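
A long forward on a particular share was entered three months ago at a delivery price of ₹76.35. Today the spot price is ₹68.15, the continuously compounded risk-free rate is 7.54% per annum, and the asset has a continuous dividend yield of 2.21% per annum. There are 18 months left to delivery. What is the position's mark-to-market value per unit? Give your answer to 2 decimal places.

-₹2.26

Current fair forward for the remaining 18 months: F = S·e^((r − q)·T), (r − q) = 0.0754 − 0.0221 = 0.0533
F = 68.15 · e^(0.0533 × 18/12) = 68.15 × 1.083233 = 73.8223
Value of long forward = (F − K)·e^(−rT) = (73.8223 − 76.35) · e^(−0.0754·18/12)
= -2.5277 × 0.893061 = -2.26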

Task goal =
Copy out the entire listing again, word for word.

Task answer =
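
A long forward on a particular share was entered three months ago at a delivery price of ₹76.35. Today the spot price is ₹68.15, the continuously compounded risk-free rate is 7.54% per annum, and the asset has a continuous dividend yield of 2.21% per annum. There are 18 months left to delivery. What is the position's mark-to-market value per unit? Give your answer to 2 decimal places.

-₹2.26

Current fair forward for the remaining 18 months: F = S·e^((r − q)·T), (r − q) = 0.0754 − 0.0221 = 0.0533
F = 68.15 · e^(0.0533 × 18/12) = 68.15 × 1.083233 = 73.8223
Value of long forward = (F − K)·e^(−rT) = (73.8223 − 76.35) · e^(−0.0754·18/12)
= -2.5277 × 0.893061 = -2.26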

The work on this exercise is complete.